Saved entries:

◆ ◆ ◆

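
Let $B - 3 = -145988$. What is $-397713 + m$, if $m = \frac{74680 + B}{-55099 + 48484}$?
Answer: $- \frac{526160038}{1323} \approx -3.977 \cdot 10^{5}$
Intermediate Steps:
$B = -145985$ ($B = 3 - 145988 = -145985$)
$m = \frac{14261}{1323}$ ($m = \frac{74680 - 145985}{-55099 + 48484} = - \frac{71305}{-6615} = \left(-71305\right) \left(- \frac{1}{6615}\right) = \frac{14261}{1323} \approx 10.779$)
$-397713 + m = -397713 + \frac{14261}{1323} = - \frac{526160038}{1323}$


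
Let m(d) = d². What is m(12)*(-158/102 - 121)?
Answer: -300000/17 ≈ -17647.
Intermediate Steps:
m(12)*(-158/102 - 121) = 12²*(-158/102 - 121) = 144*(-158*1/102 - 121) = 144*(-79/51 - 121) = 144*(-6250/51) = -300000/17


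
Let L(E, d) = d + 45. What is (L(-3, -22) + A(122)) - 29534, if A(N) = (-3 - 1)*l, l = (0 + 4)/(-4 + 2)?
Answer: -29503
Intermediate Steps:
L(E, d) = 45 + d
l = -2 (l = 4/(-2) = 4*(-½) = -2)
A(N) = 8 (A(N) = (-3 - 1)*(-2) = -4*(-2) = 8)
(L(-3, -22) + A(122)) - 29534 = ((45 - 22) + 8) - 29534 = (23 + 8) - 29534 = 31 - 29534 = -29503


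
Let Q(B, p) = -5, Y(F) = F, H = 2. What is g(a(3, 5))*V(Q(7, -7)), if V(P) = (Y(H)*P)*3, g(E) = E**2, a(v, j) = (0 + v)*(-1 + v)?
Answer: -1080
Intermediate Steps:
a(v, j) = v*(-1 + v)
V(P) = 6*P (V(P) = (2*P)*3 = 6*P)
g(a(3, 5))*V(Q(7, -7)) = (3*(-1 + 3))**2*(6*(-5)) = (3*2)**2*(-30) = 6**2*(-30) = 36*(-30) = -1080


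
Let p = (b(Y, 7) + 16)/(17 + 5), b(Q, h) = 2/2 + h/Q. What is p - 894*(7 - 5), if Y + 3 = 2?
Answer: -19663/11 ≈ -1787.5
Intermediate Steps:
Y = -1 (Y = -3 + 2 = -1)
b(Q, h) = 1 + h/Q (b(Q, h) = 2*(1/2) + h/Q = 1 + h/Q)
p = 5/11 (p = ((-1 + 7)/(-1) + 16)/(17 + 5) = (-1*6 + 16)/22 = (-6 + 16)*(1/22) = 10*(1/22) = 5/11 ≈ 0.45455)
p - 894*(7 - 5) = 5/11 - 894*(7 - 5) = 5/11 - 894*2 = 5/11 - 149*12 = 5/11 - 1788 = -19663/11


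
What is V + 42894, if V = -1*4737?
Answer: 38157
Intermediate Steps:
V = -4737
V + 42894 = -4737 + 42894 = 38157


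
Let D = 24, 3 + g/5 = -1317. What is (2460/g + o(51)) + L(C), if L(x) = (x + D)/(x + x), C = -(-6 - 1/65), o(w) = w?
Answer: 1142392/21505 ≈ 53.122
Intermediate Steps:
g = -6600 (g = -15 + 5*(-1317) = -15 - 6585 = -6600)
C = 391/65 (C = -(-6 - 1*1/65) = -(-6 - 1/65) = -1*(-391/65) = 391/65 ≈ 6.0154)
L(x) = (24 + x)/(2*x) (L(x) = (x + 24)/(x + x) = (24 + x)/((2*x)) = (24 + x)*(1/(2*x)) = (24 + x)/(2*x))
(2460/g + o(51)) + L(C) = (2460/(-6600) + 51) + (24 + 391/65)/(2*(391/65)) = (2460*(-1/6600) + 51) + (½)*(65/391)*(1951/65) = (-41/110 + 51) + 1951/782 = 5569/110 + 1951/782 = 1142392/21505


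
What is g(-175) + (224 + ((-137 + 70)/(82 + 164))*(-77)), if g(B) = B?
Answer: 17213/246 ≈ 69.972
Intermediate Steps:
g(-175) + (224 + ((-137 + 70)/(82 + 164))*(-77)) = -175 + (224 + ((-137 + 70)/(82 + 164))*(-77)) = -175 + (224 - 67/246*(-77)) = -175 + (224 + 5159/246) = -175 + 60263/246 = 17213/246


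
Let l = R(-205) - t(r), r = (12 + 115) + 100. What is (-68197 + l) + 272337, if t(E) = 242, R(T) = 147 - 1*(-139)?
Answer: 204184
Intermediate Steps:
R(T) = 286 (R(T) = 147 + 139 = 286)
r = 227 (r = 127 + 100 = 227)
l = 44 (l = 286 - 1*242 = 286 - 242 = 44)
(-68197 + l) + 272337 = (-68197 + 44) + 272337 = -68153 + 272337 = 204184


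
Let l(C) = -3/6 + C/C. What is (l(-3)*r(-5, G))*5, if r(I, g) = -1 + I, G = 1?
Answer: -15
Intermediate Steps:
l(C) = ½ (l(C) = -3*⅙ + 1 = -½ + 1 = ½)
(l(-3)*r(-5, G))*5 = ((-1 - 5)/2)*5 = ((½)*(-6))*5 = -3*5 = -15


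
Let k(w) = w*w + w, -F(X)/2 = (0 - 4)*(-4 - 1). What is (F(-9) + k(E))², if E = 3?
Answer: 784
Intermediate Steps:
F(X) = -40 (F(X) = -2*(0 - 4)*(-4 - 1) = -(-8)*(-5) = -2*20 = -40)
k(w) = w + w² (k(w) = w² + w = w + w²)
(F(-9) + k(E))² = (-40 + 3*(1 + 3))² = (-40 + 3*4)² = (-40 + 12)² = (-28)² = 784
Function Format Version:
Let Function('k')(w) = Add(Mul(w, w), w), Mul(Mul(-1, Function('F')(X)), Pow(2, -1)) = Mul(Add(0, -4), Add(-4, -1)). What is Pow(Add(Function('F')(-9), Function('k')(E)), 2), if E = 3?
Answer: 784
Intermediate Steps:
Function('F')(X) = -40 (Function('F')(X) = Mul(-2, Mul(Add(0, -4), Add(-4, -1))) = Mul(-2, Mul(-4, -5)) = Mul(-2, 20) = -40)
Function('k')(w) = Add(w, Pow(w, 2)) (Function('k')(w) = Add(Pow(w, 2), w) = Add(w, Pow(w, 2)))
Pow(Add(Function('F')(-9), Function('k')(E)), 2) = Pow(Add(-40, Mul(3, Add(1, 3))), 2) = Pow(Add(-40, Mul(3, 4)), 2) = Pow(Add(-40, 12), 2) = Pow(-28, 2) = 784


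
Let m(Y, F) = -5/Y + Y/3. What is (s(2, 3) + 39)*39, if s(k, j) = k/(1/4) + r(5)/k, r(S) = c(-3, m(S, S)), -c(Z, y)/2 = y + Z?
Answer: 1924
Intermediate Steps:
m(Y, F) = -5/Y + Y/3 (m(Y, F) = -5/Y + Y*(⅓) = -5/Y + Y/3)
c(Z, y) = -2*Z - 2*y (c(Z, y) = -2*(y + Z) = -2*(Z + y) = -2*Z - 2*y)
r(S) = 6 + 10/S - 2*S/3 (r(S) = -2*(-3) - 2*(-5/S + S/3) = 6 + (10/S - 2*S/3) = 6 + 10/S - 2*S/3)
s(k, j) = 4*k + 14/(3*k) (s(k, j) = k/(1/4) + (6 + 10/5 - ⅔*5)/k = k/(¼) + (6 + 10*(⅕) - 10/3)/k = k*4 + (6 + 2 - 10/3)/k = 4*k + 14/(3*k))
(s(2, 3) + 39)*39 = ((4*2 + (14/3)/2) + 39)*39 = ((8 + (14/3)*(½)) + 39)*39 = ((8 + 7/3) + 39)*39 = (31/3 + 39)*39 = (148/3)*39 = 1924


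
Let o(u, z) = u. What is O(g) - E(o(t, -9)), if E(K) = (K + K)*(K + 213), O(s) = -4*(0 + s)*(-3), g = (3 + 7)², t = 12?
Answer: -4200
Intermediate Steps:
g = 100 (g = 10² = 100)
O(s) = 12*s (O(s) = -4*s*(-3) = 12*s)
E(K) = 2*K*(213 + K) (E(K) = (2*K)*(213 + K) = 2*K*(213 + K))
O(g) - E(o(t, -9)) = 12*100 - 2*12*(213 + 12) = 1200 - 2*12*225 = 1200 - 1*5400 = 1200 - 5400 = -4200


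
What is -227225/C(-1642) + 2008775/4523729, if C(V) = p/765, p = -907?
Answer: 41386769910950/215948537 ≈ 1.9165e+5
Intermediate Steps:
C(V) = -907/765
-227225/C(-1642) + 2008775/4523729 = -227225/(-907/765) + 2008775/4523729 = -227225*(-765/907) + 2008775*(1/4523729) = 173827125/907 + 105725/238091 = 41386769910950/215948537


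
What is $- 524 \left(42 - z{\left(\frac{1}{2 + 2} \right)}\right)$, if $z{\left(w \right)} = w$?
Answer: $-21877$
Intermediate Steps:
$- 524 \left(42 - z{\left(\frac{1}{2 + 2} \right)}\right) = - 524 \left(42 - \frac{1}{2 + 2}\right) = - 524 \left(42 - \frac{1}{4}\right) = \left(-524\right) \frac{167}{4} = -21877$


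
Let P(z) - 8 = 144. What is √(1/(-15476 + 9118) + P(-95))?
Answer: √21261130/374 ≈ 12.329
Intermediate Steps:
P(z) = 152 (P(z) = 8 + 144 = 152)
√(1/(-15476 + 9118) + P(-95)) = √(1/(-15476 + 9118) + 152) = √(1/(-6358) + 152) = √(-1/6358 + 152) = √(966415/6358) = √21261130/374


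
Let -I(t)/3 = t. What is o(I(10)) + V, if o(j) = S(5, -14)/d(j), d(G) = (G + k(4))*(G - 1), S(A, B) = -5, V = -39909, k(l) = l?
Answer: -32166659/806 ≈ -39909.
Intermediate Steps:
I(t) = -3*t
d(G) = (-1 + G)*(4 + G) (d(G) = (G + 4)*(G - 1) = (4 + G)*(-1 + G) = (-1 + G)*(4 + G))
o(j) = -5/(-4 + j**2 + 3*j)
o(I(10)) + V = -5/(-4 + (-3*10)**2 + 3*(-3*10)) - 39909 = -5/(-4 + (-30)**2 + 3*(-30)) - 39909 = -5/(-4 + 900 - 90) - 39909 = -5/806 - 39909 = -32166659/806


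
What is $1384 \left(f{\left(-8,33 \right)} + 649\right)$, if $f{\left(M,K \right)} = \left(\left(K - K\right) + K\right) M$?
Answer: $532840$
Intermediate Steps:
$f{\left(M,K \right)} = K M$ ($f{\left(M,K \right)} = \left(0 + K\right) M = K M$)
$1384 \left(f{\left(-8,33 \right)} + 649\right) = 1384 \left(33 \left(-8\right) + 649\right) = 1384 \left(-264 + 649\right) = 1384 \cdot 385 = 532840$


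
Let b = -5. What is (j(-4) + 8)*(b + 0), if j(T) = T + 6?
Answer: -50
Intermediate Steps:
j(T) = 6 + T
(j(-4) + 8)*(b + 0) = ((6 - 4) + 8)*(-5 + 0) = (2 + 8)*(-5) = 10*(-5) = -50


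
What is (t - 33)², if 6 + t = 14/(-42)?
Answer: 13924/9 ≈ 1547.1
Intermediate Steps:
t = -19/3 (t = -6 + 14/(-42) = -6 + 14*(-1/42) = -6 - ⅓ = -19/3 ≈ -6.3333)
(t - 33)² = (-19/3 - 33)² = (-118/3)² = 13924/9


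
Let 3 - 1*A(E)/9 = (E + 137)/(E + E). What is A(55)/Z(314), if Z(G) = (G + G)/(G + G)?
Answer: 621/55 ≈ 11.291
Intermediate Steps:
Z(G) = 1 (Z(G) = (2*G)/((2*G)) = (2*G)*(1/(2*G)) = 1)
A(E) = 27 - 9*(137 + E)/(2*E) (A(E) = 27 - 9*(E + 137)/(E + E) = 27 - 9*(137 + E)/(2*E))
A(55)/Z(314) = ((9/2)*(-137 + 5*55)/55)/1 = ((9/2)*(1/55)*(-137 + 275))*1 = ((9/2)*(1/55)*138)*1 = (621/55)*1 = 621/55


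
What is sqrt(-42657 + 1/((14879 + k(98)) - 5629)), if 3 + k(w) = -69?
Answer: I*sqrt(3593241563210)/9178 ≈ 206.54*I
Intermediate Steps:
k(w) = -72 (k(w) = -3 - 69 = -72)
sqrt(-42657 + 1/((14879 + k(98)) - 5629)) = sqrt(-42657 + 1/((14879 - 72) - 5629)) = sqrt(-42657 + 1/(14807 - 5629)) = sqrt(-42657 + 1/9178) = sqrt(-391505945/9178) = I*sqrt(3593241563210)/9178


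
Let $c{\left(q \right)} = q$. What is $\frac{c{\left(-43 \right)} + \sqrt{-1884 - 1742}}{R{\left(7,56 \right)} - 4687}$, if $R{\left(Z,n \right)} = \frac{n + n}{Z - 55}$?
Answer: $\frac{129}{14068} - \frac{21 i \sqrt{74}}{14068} \approx 0.0091697 - 0.012841 i$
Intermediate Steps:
$R{\left(Z,n \right)} = \frac{2 n}{-55 + Z}$
$\frac{c{\left(-43 \right)} + \sqrt{-1884 - 1742}}{R{\left(7,56 \right)} - 4687} = \frac{-43 + \sqrt{-1884 - 1742}}{2 \cdot 56 \frac{1}{-55 + 7} - 4687} = \frac{-43 + \sqrt{-3626}}{2 \cdot 56 \frac{1}{-48} - 4687} = \frac{-43 + 7 i \sqrt{74}}{2 \cdot 56 \left(- \frac{1}{48}\right) - 4687} = \frac{-43 + 7 i \sqrt{74}}{- \frac{7}{3} - 4687} = \frac{-43 + 7 i \sqrt{74}}{- \frac{14068}{3}} = \left(-43 + 7 i \sqrt{74}\right) \left(- \frac{3}{14068}\right) = \frac{129}{14068} - \frac{21 i \sqrt{74}}{14068}$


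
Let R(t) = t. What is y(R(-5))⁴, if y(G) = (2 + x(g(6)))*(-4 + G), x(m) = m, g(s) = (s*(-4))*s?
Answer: 2667616624656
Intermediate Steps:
g(s) = -4*s² (g(s) = (-4*s)*s = -4*s²)
y(G) = 568 - 142*G (y(G) = (2 - 4*6²)*(-4 + G) = (2 - 4*36)*(-4 + G) = (2 - 144)*(-4 + G) = -142*(-4 + G) = 568 - 142*G)
y(R(-5))⁴ = (568 - 142*(-5))⁴ = (568 + 710)⁴ = 1278⁴ = 2667616624656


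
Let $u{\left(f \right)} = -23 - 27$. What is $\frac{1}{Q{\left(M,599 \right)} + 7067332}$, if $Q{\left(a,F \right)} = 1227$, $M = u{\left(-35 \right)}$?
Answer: $\frac{1}{7068559} \approx 1.4147 \cdot 10^{-7}$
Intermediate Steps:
$u{\left(f \right)} = -50$ ($u{\left(f \right)} = -23 - 27 = -50$)
$M = -50$
$\frac{1}{Q{\left(M,599 \right)} + 7067332} = \frac{1}{1227 + 7067332} = \frac{1}{7068559}$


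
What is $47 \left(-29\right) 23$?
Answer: $-31349$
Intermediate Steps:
$47 \left(-29\right) 23 = \left(-1363\right) 23 = -31349$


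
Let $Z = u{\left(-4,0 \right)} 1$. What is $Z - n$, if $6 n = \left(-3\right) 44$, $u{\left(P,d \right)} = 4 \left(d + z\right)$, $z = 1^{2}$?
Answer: $26$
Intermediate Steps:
$z = 1$
$u{\left(P,d \right)} = 4 + 4 d$ ($u{\left(P,d \right)} = 4 \left(d + 1\right) = 4 \left(1 + d\right) = 4 + 4 d$)
$n = -22$ ($n = \frac{\left(-3\right) 44}{6} = \frac{1}{6} \left(-132\right) = -22$)
$Z = 4$ ($Z = \left(4 + 4 \cdot 0\right) 1 = \left(4 + 0\right) 1 = 4 \cdot 1 = 4$)
$Z - n = 4 - -22 = 4 + 22 = 26$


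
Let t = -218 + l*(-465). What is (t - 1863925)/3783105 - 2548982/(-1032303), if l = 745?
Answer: 817898952334/433923404535 ≈ 1.8849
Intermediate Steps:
t = -346643 (t = -218 + 745*(-465) = -218 - 346425 = -346643)
(t - 1863925)/3783105 - 2548982/(-1032303) = (-346643 - 1863925)/3783105 - 2548982/(-1032303) = -2210568*1/3783105 - 2548982*(-1/1032303) = -736856/1261035 + 2548982/1032303 = 817898952334/433923404535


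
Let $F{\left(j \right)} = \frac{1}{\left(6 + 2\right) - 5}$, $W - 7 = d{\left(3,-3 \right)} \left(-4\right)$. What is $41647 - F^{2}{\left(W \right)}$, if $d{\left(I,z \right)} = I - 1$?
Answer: $\frac{374822}{9} \approx 41647.0$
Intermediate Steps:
$d{\left(I,z \right)} = -1 + I$
$W = -1$ ($W = 7 + \left(-1 + 3\right) \left(-4\right) = 7 + 2 \left(-4\right) = 7 - 8 = -1$)
$F{\left(j \right)} = \frac{1}{3}$ ($F{\left(j \right)} = \frac{1}{8 - 5} = \frac{1}{3}$)
$41647 - F^{2}{\left(W \right)} = 41647 - \left(\frac{1}{3}\right)^{2} = 41647 - \frac{1}{9} = \frac{374822}{9}$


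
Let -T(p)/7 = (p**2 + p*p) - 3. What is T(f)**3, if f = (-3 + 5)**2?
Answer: -8365427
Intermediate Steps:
f = 4 (f = 2**2 = 4)
T(p) = 21 - 14*p**2 (T(p) = -7*((p**2 + p*p) - 3) = -7*((p**2 + p**2) - 3) = -7*(2*p**2 - 3) = -7*(-3 + 2*p**2) = 21 - 14*p**2)
T(f)**3 = (21 - 14*4**2)**3 = (21 - 14*16)**3 = (21 - 224)**3 = (-203)**3 = -8365427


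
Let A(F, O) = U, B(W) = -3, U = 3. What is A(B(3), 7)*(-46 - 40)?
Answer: -258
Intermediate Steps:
A(F, O) = 3
A(B(3), 7)*(-46 - 40) = 3*(-46 - 40) = 3*(-86) = -258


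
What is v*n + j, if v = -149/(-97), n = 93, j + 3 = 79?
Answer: 21229/97 ≈ 218.86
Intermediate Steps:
j = 76 (j = -3 + 79 = 76)
v = 149/97 (v = -149*(-1/97) = 149/97 ≈ 1.5361)
v*n + j = (149/97)*93 + 76 = 13857/97 + 76 = 21229/97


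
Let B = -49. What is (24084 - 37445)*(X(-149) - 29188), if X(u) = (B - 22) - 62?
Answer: 391757881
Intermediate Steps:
X(u) = -133 (X(u) = (-49 - 22) - 62 = -71 - 62 = -133)
(24084 - 37445)*(X(-149) - 29188) = (24084 - 37445)*(-133 - 29188) = -13361*(-29321) = 391757881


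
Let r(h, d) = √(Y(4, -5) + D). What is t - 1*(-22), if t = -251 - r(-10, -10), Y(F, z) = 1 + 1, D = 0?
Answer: -229 - √2 ≈ -230.41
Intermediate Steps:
Y(F, z) = 2
r(h, d) = √2 (r(h, d) = √(2 + 0) = √2)
t = -251 - √2 ≈ -252.41
t - 1*(-22) = (-251 - √2) - 1*(-22) = (-251 - √2) + 22 = -229 - √2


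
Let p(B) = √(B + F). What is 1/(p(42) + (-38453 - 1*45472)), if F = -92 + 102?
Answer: -83925/7043405573 - 2*√13/7043405573 ≈ -1.1916e-5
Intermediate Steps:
F = 10
p(B) = √(10 + B) (p(B) = √(B + 10) = √(10 + B))
1/(p(42) + (-38453 - 1*45472)) = 1/(√(10 + 42) + (-38453 - 1*45472)) = 1/(√52 + (-38453 - 45472)) = 1/(2*√13 - 83925) = 1/(-83925 + 2*√13)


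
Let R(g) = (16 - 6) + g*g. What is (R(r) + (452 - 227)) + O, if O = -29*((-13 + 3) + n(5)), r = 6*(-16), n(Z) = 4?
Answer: 9625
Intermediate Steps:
r = -96
R(g) = 10 + g**2
O = 174 (O = -29*((-13 + 3) + 4) = -29*(-10 + 4) = -29*(-6) = 174)
(R(r) + (452 - 227)) + O = ((10 + (-96)**2) + (452 - 227)) + 174 = ((10 + 9216) + 225) + 174 = (9226 + 225) + 174 = 9451 + 174 = 9625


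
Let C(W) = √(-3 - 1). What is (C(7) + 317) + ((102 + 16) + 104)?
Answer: 539 + 2*I ≈ 539.0 + 2.0*I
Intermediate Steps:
C(W) = 2*I (C(W) = √(-4) = 2*I)
(C(7) + 317) + ((102 + 16) + 104) = (2*I + 317) + ((102 + 16) + 104) = (317 + 2*I) + (118 + 104) = (317 + 2*I) + 222 = 539 + 2*I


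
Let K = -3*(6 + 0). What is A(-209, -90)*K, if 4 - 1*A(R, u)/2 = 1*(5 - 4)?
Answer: -108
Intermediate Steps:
A(R, u) = 6 (A(R, u) = 8 - 2*(5 - 4) = 8 - 2 = 6)
K = -18 (K = -3*6 = -18)
A(-209, -90)*K = 6*(-18) = -108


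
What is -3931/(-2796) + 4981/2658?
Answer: 1354193/412876 ≈ 3.2799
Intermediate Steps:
-3931/(-2796) + 4981/2658 = -3931*(-1/2796) + 4981*(1/2658) = 3931/2796 + 4981/2658 = 1354193/412876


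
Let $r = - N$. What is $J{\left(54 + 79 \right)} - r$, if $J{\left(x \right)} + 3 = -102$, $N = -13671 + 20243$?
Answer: $6467$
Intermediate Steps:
$N = 6572$
$J{\left(x \right)} = -105$ ($J{\left(x \right)} = -3 - 102 = -105$)
$r = -6572$ ($r = \left(-1\right) 6572 = -6572$)
$J{\left(54 + 79 \right)} - r = -105 - -6572 = -105 + 6572 = 6467$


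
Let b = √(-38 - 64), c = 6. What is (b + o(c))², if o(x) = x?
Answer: (6 + I*√102)² ≈ -66.0 + 121.19*I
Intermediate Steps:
b = I*√102 (b = √(-102) = I*√102 ≈ 10.1*I)
(b + o(c))² = (I*√102 + 6)² = (6 + I*√102)²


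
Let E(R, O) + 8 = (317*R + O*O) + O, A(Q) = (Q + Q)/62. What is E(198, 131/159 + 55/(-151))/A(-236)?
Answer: -560729725088279/68018985558 ≈ -8243.7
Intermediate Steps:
A(Q) = Q/31 (A(Q) = (2*Q)*(1/62) = Q/31)
E(R, O) = -8 + O + O² + 317*R (E(R, O) = -8 + ((317*R + O*O) + O) = -8 + ((317*R + O²) + O) = -8 + ((O² + 317*R) + O) = -8 + (O + O² + 317*R) = -8 + O + O² + 317*R)
E(198, 131/159 + 55/(-151))/A(-236) = (-8 + (131/159 + 55/(-151)) + (131/159 + 55/(-151))² + 317*198)/(((1/31)*(-236))) = (-8 + (131*(1/159) + 55*(-1/151)) + (131*(1/159) + 55*(-1/151))² + 62766)/(-236/31) = (-8 + (131/159 - 55/151) + (131/159 - 55/151)² + 62766)*(-31/236) = (-8 + 11036/24009 + (11036/24009)² + 62766)*(-31/236) = (-8 + 11036/24009 + 121793296/576432081 + 62766)*(-31/236) = (36176111296018/576432081)*(-31/236) = -560729725088279/68018985558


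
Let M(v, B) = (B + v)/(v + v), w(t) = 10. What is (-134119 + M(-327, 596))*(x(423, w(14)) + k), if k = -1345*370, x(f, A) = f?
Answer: 43613816314565/654 ≈ 6.6688e+10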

◆ ◆ ◆

Task requirements:
All that belongs in the answer is the run of lines above from the line containing "Answer: -50" through the line containing "Answer: 621/55 ≈ 11.291", exactly as written.

Solution to the problem:
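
Answer: -50
Intermediate Steps:
j(T) = 6 + T
(j(-4) + 8)*(b + 0) = ((6 - 4) + 8)*(-5 + 0) = (2 + 8)*(-5) = 10*(-5) = -50


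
What is (t - 33)², if 6 + t = 14/(-42)?
Answer: 13924/9 ≈ 1547.1
Intermediate Steps:
t = -19/3 (t = -6 + 14/(-42) = -6 + 14*(-1/42) = -6 - ⅓ = -19/3 ≈ -6.3333)
(t - 33)² = (-19/3 - 33)² = (-118/3)² = 13924/9


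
Let 3 - 1*A(E)/9 = (E + 137)/(E + E). What is A(55)/Z(314), if Z(G) = (G + G)/(G + G)?
Answer: 621/55 ≈ 11.291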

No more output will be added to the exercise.